[Records provided]

--- --- ---

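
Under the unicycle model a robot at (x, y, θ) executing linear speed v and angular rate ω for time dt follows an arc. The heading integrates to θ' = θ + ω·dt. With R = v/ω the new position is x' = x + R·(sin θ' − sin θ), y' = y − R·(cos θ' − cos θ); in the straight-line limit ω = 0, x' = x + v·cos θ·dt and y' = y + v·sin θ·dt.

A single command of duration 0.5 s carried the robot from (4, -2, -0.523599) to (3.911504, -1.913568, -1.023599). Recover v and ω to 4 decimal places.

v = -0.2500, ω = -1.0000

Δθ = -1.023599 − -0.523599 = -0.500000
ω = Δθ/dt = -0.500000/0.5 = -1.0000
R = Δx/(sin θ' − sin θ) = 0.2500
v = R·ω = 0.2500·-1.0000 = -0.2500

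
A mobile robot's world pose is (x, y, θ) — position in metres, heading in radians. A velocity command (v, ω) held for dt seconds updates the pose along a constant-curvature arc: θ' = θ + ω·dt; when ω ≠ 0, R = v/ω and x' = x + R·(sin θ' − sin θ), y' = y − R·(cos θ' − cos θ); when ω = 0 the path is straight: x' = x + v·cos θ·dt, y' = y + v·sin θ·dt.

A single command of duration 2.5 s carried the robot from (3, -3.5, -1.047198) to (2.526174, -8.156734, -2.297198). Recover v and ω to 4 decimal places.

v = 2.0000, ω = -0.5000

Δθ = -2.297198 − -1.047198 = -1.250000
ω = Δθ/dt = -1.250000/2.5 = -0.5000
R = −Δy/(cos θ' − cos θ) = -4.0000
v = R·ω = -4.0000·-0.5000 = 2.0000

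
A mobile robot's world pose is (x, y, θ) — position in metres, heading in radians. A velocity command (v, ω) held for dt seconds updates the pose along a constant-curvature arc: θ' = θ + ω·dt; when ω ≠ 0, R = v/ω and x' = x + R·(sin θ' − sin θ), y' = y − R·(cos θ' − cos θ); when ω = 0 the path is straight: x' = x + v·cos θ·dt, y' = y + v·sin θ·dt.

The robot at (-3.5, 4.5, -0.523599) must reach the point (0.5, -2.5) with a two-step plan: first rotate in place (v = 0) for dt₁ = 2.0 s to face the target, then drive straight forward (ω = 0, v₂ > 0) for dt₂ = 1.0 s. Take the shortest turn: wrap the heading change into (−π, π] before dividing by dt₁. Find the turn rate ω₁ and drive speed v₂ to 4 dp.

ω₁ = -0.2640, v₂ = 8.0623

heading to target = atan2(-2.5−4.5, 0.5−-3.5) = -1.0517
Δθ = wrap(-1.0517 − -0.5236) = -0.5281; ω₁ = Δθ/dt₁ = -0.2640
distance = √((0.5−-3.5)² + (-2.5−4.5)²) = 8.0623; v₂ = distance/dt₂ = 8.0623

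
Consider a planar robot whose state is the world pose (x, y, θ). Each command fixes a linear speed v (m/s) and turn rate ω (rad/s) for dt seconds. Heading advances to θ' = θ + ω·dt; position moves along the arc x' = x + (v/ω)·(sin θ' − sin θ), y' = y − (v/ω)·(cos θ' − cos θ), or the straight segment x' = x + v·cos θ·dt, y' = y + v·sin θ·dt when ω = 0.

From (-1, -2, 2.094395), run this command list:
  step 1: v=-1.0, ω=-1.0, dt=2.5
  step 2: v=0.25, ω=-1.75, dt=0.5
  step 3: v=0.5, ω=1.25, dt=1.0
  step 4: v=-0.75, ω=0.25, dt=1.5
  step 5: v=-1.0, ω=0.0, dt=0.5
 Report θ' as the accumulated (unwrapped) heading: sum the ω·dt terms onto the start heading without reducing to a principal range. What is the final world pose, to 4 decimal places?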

--- --- ---

[What the exercise asks] Print the entries again so that each one matches exactly.

[Answer section]
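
Under the unicycle model a robot at (x, y, θ) executing linear speed v and angular rate ω for time dt follows an arc. The heading integrates to θ' = θ + ω·dt. With R = v/ω the new position is x' = x + R·(sin θ' − sin θ), y' = y − R·(cos θ' − cos θ); in the straight-line limit ω = 0, x' = x + v·cos θ·dt and y' = y + v·sin θ·dt.

A single command of duration 0.5 s carried the robot from (4, -2, -0.523599) to (3.911504, -1.913568, -1.023599). Recover v and ω to 4 decimal places.

v = -0.2500, ω = -1.0000

Δθ = -1.023599 − -0.523599 = -0.500000
ω = Δθ/dt = -0.500000/0.5 = -1.0000
R = Δx/(sin θ' − sin θ) = 0.2500
v = R·ω = 0.2500·-1.0000 = -0.2500

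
A mobile robot's world pose is (x, y, θ) — position in metres, heading in radians. A velocity command (v, ω) held for dt seconds updates the pose along a constant-curvature arc: θ' = θ + ω·dt; when ω ≠ 0, R = v/ω and x' = x + R·(sin θ' − sin θ), y' = y − R·(cos θ' − cos θ); when ω = 0 the path is straight: x' = x + v·cos θ·dt, y' = y + v·sin θ·dt.

A single command of duration 2.5 s carried the robot from (3, -3.5, -1.047198) to (2.526174, -8.156734, -2.297198). Recover v and ω to 4 decimal places.

v = 2.0000, ω = -0.5000

Δθ = -2.297198 − -1.047198 = -1.250000
ω = Δθ/dt = -1.250000/2.5 = -0.5000
R = −Δy/(cos θ' − cos θ) = -4.0000
v = R·ω = -4.0000·-0.5000 = 2.0000

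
A mobile robot's world pose is (x, y, θ) — position in metres, heading in radians. A velocity command (v, ω) held for dt seconds updates the pose along a constant-curvature arc: θ' = θ + ω·dt; when ω ≠ 0, R = v/ω and x' = x + R·(sin θ' − sin θ), y' = y − R·(cos θ' − cos θ); when ω = 0 the path is straight: x' = x + v·cos θ·dt, y' = y + v·sin θ·dt.

The robot at (-3.5, 4.5, -0.523599) must reach the point (0.5, -2.5) with a two-step plan: first rotate in place (v = 0) for dt₁ = 2.0 s to face the target, then drive straight forward (ω = 0, v₂ > 0) for dt₂ = 1.0 s. Take the shortest turn: wrap the heading change into (−π, π] before dividing by dt₁. Find the turn rate ω₁ and drive speed v₂ to 4 dp.

ω₁ = -0.2640, v₂ = 8.0623

heading to target = atan2(-2.5−4.5, 0.5−-3.5) = -1.0517
Δθ = wrap(-1.0517 − -0.5236) = -0.5281; ω₁ = Δθ/dt₁ = -0.2640
distance = √((0.5−-3.5)² + (-2.5−4.5)²) = 8.0623; v₂ = distance/dt₂ = 8.0623

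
Consider a planar robot whose state is the world pose (x, y, θ). Each command fixes a linear speed v (m/s) and turn rate ω (rad/s) for dt seconds. Heading advances to θ' = θ + ω·dt; position moves along the arc x' = x + (v/ω)·(sin θ' − sin θ), y' = y − (v/ω)·(cos θ' − cos θ), or the straight segment x' = x + v·cos θ·dt, y' = y + v·sin θ·dt when ω = 0.

From (-1, -2, 2.094395), run this command list:
  step 1: v=-1.0, ω=-1.0, dt=2.5
  step 2: v=0.25, ω=-1.75, dt=0.5
  step 3: v=0.5, ω=1.25, dt=1.0
  step 4: v=-0.75, ω=0.25, dt=1.5
  step 5: v=-1.0, ω=0.0, dt=0.5
 Report θ' as the accumulated (unwrapped) heading: sum the ω·dt terms onto the start heading without reducing to a principal range. What is the final world pose, to 4 decimal places?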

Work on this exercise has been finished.